_WHAT YOU WILL DO_. Restate the data below word for word, leaving nothing out.

Stored items:
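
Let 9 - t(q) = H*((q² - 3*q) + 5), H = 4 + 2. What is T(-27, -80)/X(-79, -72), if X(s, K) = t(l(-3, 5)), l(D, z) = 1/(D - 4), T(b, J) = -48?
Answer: 784/387 ≈ 2.0258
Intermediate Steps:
l(D, z) = 1/(-4 + D)
H = 6
t(q) = -21 - 6*q² + 18*q (t(q) = 9 - 6*((q² - 3*q) + 5) = 9 - 6*(5 + q² - 3*q) = 9 - (30 - 18*q + 6*q²) = 9 + (-30 - 6*q² + 18*q) = -21 - 6*q² + 18*q)
X(s, K) = -1161/49 (X(s, K) = -21 - 6/(-4 - 3)² + 18/(-4 - 3) = -21 - 6*(1/(-7))² + 18/(-7) = -21 - 6*(-⅐)² + 18*(-⅐) = -21 - 6*1/49 - 18/7 = -21 - 6/49 - 18/7 = -1161/49)
T(-27, -80)/X(-79, -72) = -48/(-1161/49) = -48*(-49/1161) = 784/387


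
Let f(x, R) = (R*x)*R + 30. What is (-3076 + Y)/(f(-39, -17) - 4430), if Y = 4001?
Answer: -925/15671 ≈ -0.059026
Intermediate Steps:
f(x, R) = 30 + x*R² (f(x, R) = x*R² + 30 = 30 + x*R²)
(-3076 + Y)/(f(-39, -17) - 4430) = (-3076 + 4001)/((30 - 39*(-17)²) - 4430) = 925/((30 - 39*289) - 4430) = 925/((30 - 11271) - 4430) = 925/(-11241 - 4430) = 925/(-15671) = 925*(-1/15671) = -925/15671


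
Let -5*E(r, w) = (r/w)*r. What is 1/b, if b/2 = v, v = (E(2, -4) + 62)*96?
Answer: 5/59712 ≈ 8.3735e-5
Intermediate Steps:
E(r, w) = -r**2/(5*w) (E(r, w) = -r/w*r/5 = -r**2/(5*w))
v = 29856/5 (v = (-1/5*2**2/(-4) + 62)*96 = (-1/5*4*(-1/4) + 62)*96 = (1/5 + 62)*96 = (311/5)*96 = 29856/5 ≈ 5971.2)
b = 59712/5 (b = 2*(29856/5) = 59712/5 ≈ 11942.)
1/b = 1/(59712/5) = 5/59712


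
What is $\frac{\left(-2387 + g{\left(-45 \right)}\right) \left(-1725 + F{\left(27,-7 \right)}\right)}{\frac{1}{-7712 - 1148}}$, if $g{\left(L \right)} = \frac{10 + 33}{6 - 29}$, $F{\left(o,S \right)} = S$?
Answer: $- \frac{843144250880}{23} \approx -3.6658 \cdot 10^{10}$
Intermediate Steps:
$g{\left(L \right)} = - \frac{43}{23}$ ($g{\left(L \right)} = \frac{43}{-23} = 43 \left(- \frac{1}{23}\right) = - \frac{43}{23}$)
$\frac{\left(-2387 + g{\left(-45 \right)}\right) \left(-1725 + F{\left(27,-7 \right)}\right)}{\frac{1}{-7712 - 1148}} = \frac{\left(-2387 - \frac{43}{23}\right) \left(-1725 - 7\right)}{\frac{1}{-7712 - 1148}} = \frac{\left(- \frac{54944}{23}\right) \left(-1732\right)}{\frac{1}{-8860}} = \frac{95163008}{23 \left(- \frac{1}{8860}\right)} = \frac{95163008}{23} \left(-8860\right) = - \frac{843144250880}{23}$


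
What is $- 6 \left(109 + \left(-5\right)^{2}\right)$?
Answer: $-804$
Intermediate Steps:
$- 6 \left(109 + \left(-5\right)^{2}\right) = - 6 \left(109 + 25\right) = \left(-6\right) 134 = -804$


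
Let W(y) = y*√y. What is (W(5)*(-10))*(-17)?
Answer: 850*√5 ≈ 1900.7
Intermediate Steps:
W(y) = y^(3/2)
(W(5)*(-10))*(-17) = (5^(3/2)*(-10))*(-17) = ((5*√5)*(-10))*(-17) = -50*√5*(-17) = 850*√5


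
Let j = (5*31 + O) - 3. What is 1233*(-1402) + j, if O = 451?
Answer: -1728063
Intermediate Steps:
j = 603 (j = (5*31 + 451) - 3 = (155 + 451) - 3 = 606 - 3 = 603)
1233*(-1402) + j = 1233*(-1402) + 603 = -1728666 + 603 = -1728063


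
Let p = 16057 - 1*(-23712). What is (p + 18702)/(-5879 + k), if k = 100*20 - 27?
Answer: -8353/558 ≈ -14.970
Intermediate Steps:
p = 39769 (p = 16057 + 23712 = 39769)
k = 1973 (k = 2000 - 27 = 1973)
(p + 18702)/(-5879 + k) = (39769 + 18702)/(-5879 + 1973) = 58471/(-3906) = 58471*(-1/3906) = -8353/558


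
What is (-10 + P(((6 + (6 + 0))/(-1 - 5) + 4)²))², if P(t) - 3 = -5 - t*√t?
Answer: 400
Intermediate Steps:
P(t) = -2 - t^(3/2) (P(t) = 3 + (-5 - t*√t) = 3 + (-5 - t^(3/2)) = -2 - t^(3/2))
(-10 + P(((6 + (6 + 0))/(-1 - 5) + 4)²))² = (-10 + (-2 - (((6 + (6 + 0))/(-1 - 5) + 4)²)^(3/2)))² = (-10 + (-2 - (((6 + 6)/(-6) + 4)²)^(3/2)))² = (-10 + (-2 - ((12*(-⅙) + 4)²)^(3/2)))² = (-10 + (-2 - ((-2 + 4)²)^(3/2)))² = (-10 + (-2 - (2²)^(3/2)))² = (-10 + (-2 - 4^(3/2)))² = (-10 + (-2 - 1*8))² = (-10 + (-2 - 8))² = (-10 - 10)² = (-20)² = 400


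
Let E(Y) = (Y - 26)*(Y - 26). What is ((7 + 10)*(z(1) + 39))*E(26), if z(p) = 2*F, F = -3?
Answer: 0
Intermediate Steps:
z(p) = -6 (z(p) = 2*(-3) = -6)
E(Y) = (-26 + Y)**2 (E(Y) = (-26 + Y)*(-26 + Y) = (-26 + Y)**2)
((7 + 10)*(z(1) + 39))*E(26) = ((7 + 10)*(-6 + 39))*(-26 + 26)**2 = (17*33)*0**2 = 561*0 = 0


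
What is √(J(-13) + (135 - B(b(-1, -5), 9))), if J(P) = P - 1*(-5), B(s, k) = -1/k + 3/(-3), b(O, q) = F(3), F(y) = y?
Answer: √1153/3 ≈ 11.319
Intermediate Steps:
b(O, q) = 3
B(s, k) = -1 - 1/k (B(s, k) = -1/k + 3*(-⅓) = -1/k - 1 = -1 - 1/k)
J(P) = 5 + P (J(P) = P + 5 = 5 + P)
√(J(-13) + (135 - B(b(-1, -5), 9))) = √((5 - 13) + (135 - (-1 - 1*9)/9)) = √(-8 + (135 - (-1 - 9)/9)) = √(-8 + (135 - (-10)/9)) = √(-8 + (135 - 1*(-10/9))) = √(-8 + (135 + 10/9)) = √(-8 + 1225/9) = √(1153/9) = √1153/3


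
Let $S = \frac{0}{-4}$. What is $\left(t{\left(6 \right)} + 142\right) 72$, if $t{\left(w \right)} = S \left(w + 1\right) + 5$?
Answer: $10584$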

_REPLY TO THE TASK_.
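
Let 9 - t(q) = H*((q² - 3*q) + 5), H = 4 + 2. What is T(-27, -80)/X(-79, -72), if X(s, K) = t(l(-3, 5)), l(D, z) = 1/(D - 4), T(b, J) = -48?
Answer: 784/387 ≈ 2.0258
Intermediate Steps:
l(D, z) = 1/(-4 + D)
H = 6
t(q) = -21 - 6*q² + 18*q (t(q) = 9 - 6*((q² - 3*q) + 5) = 9 - 6*(5 + q² - 3*q) = 9 - (30 - 18*q + 6*q²) = 9 + (-30 - 6*q² + 18*q) = -21 - 6*q² + 18*q)
X(s, K) = -1161/49 (X(s, K) = -21 - 6/(-4 - 3)² + 18/(-4 - 3) = -21 - 6*(1/(-7))² + 18/(-7) = -21 - 6*(-⅐)² + 18*(-⅐) = -21 - 6*1/49 - 18/7 = -21 - 6/49 - 18/7 = -1161/49)
T(-27, -80)/X(-79, -72) = -48/(-1161/49) = -48*(-49/1161) = 784/387


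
Let f(x, R) = (R*x)*R + 30. What is (-3076 + Y)/(f(-39, -17) - 4430), if Y = 4001?
Answer: -925/15671 ≈ -0.059026
Intermediate Steps:
f(x, R) = 30 + x*R² (f(x, R) = x*R² + 30 = 30 + x*R²)
(-3076 + Y)/(f(-39, -17) - 4430) = (-3076 + 4001)/((30 - 39*(-17)²) - 4430) = 925/((30 - 39*289) - 4430) = 925/((30 - 11271) - 4430) = 925/(-11241 - 4430) = 925/(-15671) = 925*(-1/15671) = -925/15671


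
Let -5*E(r, w) = (r/w)*r. What is 1/b, if b/2 = v, v = (E(2, -4) + 62)*96?
Answer: 5/59712 ≈ 8.3735e-5
Intermediate Steps:
E(r, w) = -r**2/(5*w) (E(r, w) = -r/w*r/5 = -r**2/(5*w))
v = 29856/5 (v = (-1/5*2**2/(-4) + 62)*96 = (-1/5*4*(-1/4) + 62)*96 = (1/5 + 62)*96 = (311/5)*96 = 29856/5 ≈ 5971.2)
b = 59712/5 (b = 2*(29856/5) = 59712/5 ≈ 11942.)
1/b = 1/(59712/5) = 5/59712


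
What is $\frac{\left(-2387 + g{\left(-45 \right)}\right) \left(-1725 + F{\left(27,-7 \right)}\right)}{\frac{1}{-7712 - 1148}}$, if $g{\left(L \right)} = \frac{10 + 33}{6 - 29}$, $F{\left(o,S \right)} = S$?
Answer: $- \frac{843144250880}{23} \approx -3.6658 \cdot 10^{10}$
Intermediate Steps:
$g{\left(L \right)} = - \frac{43}{23}$ ($g{\left(L \right)} = \frac{43}{-23} = 43 \left(- \frac{1}{23}\right) = - \frac{43}{23}$)
$\frac{\left(-2387 + g{\left(-45 \right)}\right) \left(-1725 + F{\left(27,-7 \right)}\right)}{\frac{1}{-7712 - 1148}} = \frac{\left(-2387 - \frac{43}{23}\right) \left(-1725 - 7\right)}{\frac{1}{-7712 - 1148}} = \frac{\left(- \frac{54944}{23}\right) \left(-1732\right)}{\frac{1}{-8860}} = \frac{95163008}{23 \left(- \frac{1}{8860}\right)} = \frac{95163008}{23} \left(-8860\right) = - \frac{843144250880}{23}$


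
What is $- 6 \left(109 + \left(-5\right)^{2}\right)$?
Answer: $-804$
Intermediate Steps:
$- 6 \left(109 + \left(-5\right)^{2}\right) = - 6 \left(109 + 25\right) = \left(-6\right) 134 = -804$


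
Let W(y) = y*√y. What is (W(5)*(-10))*(-17)?
Answer: 850*√5 ≈ 1900.7
Intermediate Steps:
W(y) = y^(3/2)
(W(5)*(-10))*(-17) = (5^(3/2)*(-10))*(-17) = ((5*√5)*(-10))*(-17) = -50*√5*(-17) = 850*√5


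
Let j = (5*31 + O) - 3. What is 1233*(-1402) + j, if O = 451?
Answer: -1728063
Intermediate Steps:
j = 603 (j = (5*31 + 451) - 3 = (155 + 451) - 3 = 606 - 3 = 603)
1233*(-1402) + j = 1233*(-1402) + 603 = -1728666 + 603 = -1728063


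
Let p = 16057 - 1*(-23712). What is (p + 18702)/(-5879 + k), if k = 100*20 - 27?
Answer: -8353/558 ≈ -14.970
Intermediate Steps:
p = 39769 (p = 16057 + 23712 = 39769)
k = 1973 (k = 2000 - 27 = 1973)
(p + 18702)/(-5879 + k) = (39769 + 18702)/(-5879 + 1973) = 58471/(-3906) = 58471*(-1/3906) = -8353/558


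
What is (-10 + P(((6 + (6 + 0))/(-1 - 5) + 4)²))², if P(t) - 3 = -5 - t*√t?
Answer: 400
Intermediate Steps:
P(t) = -2 - t^(3/2) (P(t) = 3 + (-5 - t*√t) = 3 + (-5 - t^(3/2)) = -2 - t^(3/2))
(-10 + P(((6 + (6 + 0))/(-1 - 5) + 4)²))² = (-10 + (-2 - (((6 + (6 + 0))/(-1 - 5) + 4)²)^(3/2)))² = (-10 + (-2 - (((6 + 6)/(-6) + 4)²)^(3/2)))² = (-10 + (-2 - ((12*(-⅙) + 4)²)^(3/2)))² = (-10 + (-2 - ((-2 + 4)²)^(3/2)))² = (-10 + (-2 - (2²)^(3/2)))² = (-10 + (-2 - 4^(3/2)))² = (-10 + (-2 - 1*8))² = (-10 + (-2 - 8))² = (-10 - 10)² = (-20)² = 400


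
Let E(Y) = (Y - 26)*(Y - 26). What is ((7 + 10)*(z(1) + 39))*E(26), if z(p) = 2*F, F = -3?
Answer: 0
Intermediate Steps:
z(p) = -6 (z(p) = 2*(-3) = -6)
E(Y) = (-26 + Y)**2 (E(Y) = (-26 + Y)*(-26 + Y) = (-26 + Y)**2)
((7 + 10)*(z(1) + 39))*E(26) = ((7 + 10)*(-6 + 39))*(-26 + 26)**2 = (17*33)*0**2 = 561*0 = 0


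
What is √(J(-13) + (135 - B(b(-1, -5), 9))), if J(P) = P - 1*(-5), B(s, k) = -1/k + 3/(-3), b(O, q) = F(3), F(y) = y?
Answer: √1153/3 ≈ 11.319
Intermediate Steps:
b(O, q) = 3
B(s, k) = -1 - 1/k (B(s, k) = -1/k + 3*(-⅓) = -1/k - 1 = -1 - 1/k)
J(P) = 5 + P (J(P) = P + 5 = 5 + P)
√(J(-13) + (135 - B(b(-1, -5), 9))) = √((5 - 13) + (135 - (-1 - 1*9)/9)) = √(-8 + (135 - (-1 - 9)/9)) = √(-8 + (135 - (-10)/9)) = √(-8 + (135 - 1*(-10/9))) = √(-8 + (135 + 10/9)) = √(-8 + 1225/9) = √(1153/9) = √1153/3


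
Let $S = \frac{0}{-4}$. What is $\left(t{\left(6 \right)} + 142\right) 72$, if $t{\left(w \right)} = S \left(w + 1\right) + 5$?
Answer: $10584$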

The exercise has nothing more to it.